>>>

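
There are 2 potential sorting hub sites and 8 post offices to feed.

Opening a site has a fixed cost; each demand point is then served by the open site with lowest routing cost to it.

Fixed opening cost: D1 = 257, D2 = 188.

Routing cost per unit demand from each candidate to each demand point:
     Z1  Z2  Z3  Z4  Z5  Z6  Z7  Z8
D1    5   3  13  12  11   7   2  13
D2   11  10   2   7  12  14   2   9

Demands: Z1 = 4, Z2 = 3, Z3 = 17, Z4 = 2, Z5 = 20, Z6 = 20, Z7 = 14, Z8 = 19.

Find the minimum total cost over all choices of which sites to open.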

<<<

§ **Task prompt**: Quote the whole listing above, leaving nothing out.

§ **Written solution**:
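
There are 2 potential sorting hub sites and 8 post offices to feed.

Opening a site has a fixed cost; each demand point is then served by the open site with lowest routing cost to it.

Fixed opening cost: D1 = 257, D2 = 188.

Routing cost per unit demand from each candidate to each demand point:
     Z1  Z2  Z3  Z4  Z5  Z6  Z7  Z8
D1    5   3  13  12  11   7   2  13
D2   11  10   2   7  12  14   2   9

Demands: Z1 = 4, Z2 = 3, Z3 = 17, Z4 = 2, Z5 = 20, Z6 = 20, Z7 = 14, Z8 = 19.

Find the minimum total cost over all choices of which sites to open.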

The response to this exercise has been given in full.